ACTIVITY:
For this exercise, repeat the records below exactly as written.

LISTED RECORDS:
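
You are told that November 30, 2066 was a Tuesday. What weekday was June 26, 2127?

Thursday

Day-of-year of November 30, 2066: 334.
Day-of-year of June 26, 2127: 177.
2066 has 365 days, so 365 − 334 = 31 days remain in 2066.
Full years 2067–2126: 46 common + 14 leap = 46×365 + 14×366 = 21914 days.
Total: 31 + 21914 + 177 = 22122 days.
22122 mod 7 = 2, so 2 days after Tuesday is Thursday.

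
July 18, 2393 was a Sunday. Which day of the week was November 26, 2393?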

RESPONSE TO THIS EXERCISE:
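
You are told that November 30, 2066 was a Tuesday. What weekday was June 26, 2127?

Thursday

Day-of-year of November 30, 2066: 334.
Day-of-year of June 26, 2127: 177.
2066 has 365 days, so 365 − 334 = 31 days remain in 2066.
Full years 2067–2126: 46 common + 14 leap = 46×365 + 14×366 = 21914 days.
Total: 31 + 21914 + 177 = 22122 days.
22122 mod 7 = 2, so 2 days after Tuesday is Thursday.

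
July 18, 2393 was a Sunday. Which day of the week was November 26, 2393?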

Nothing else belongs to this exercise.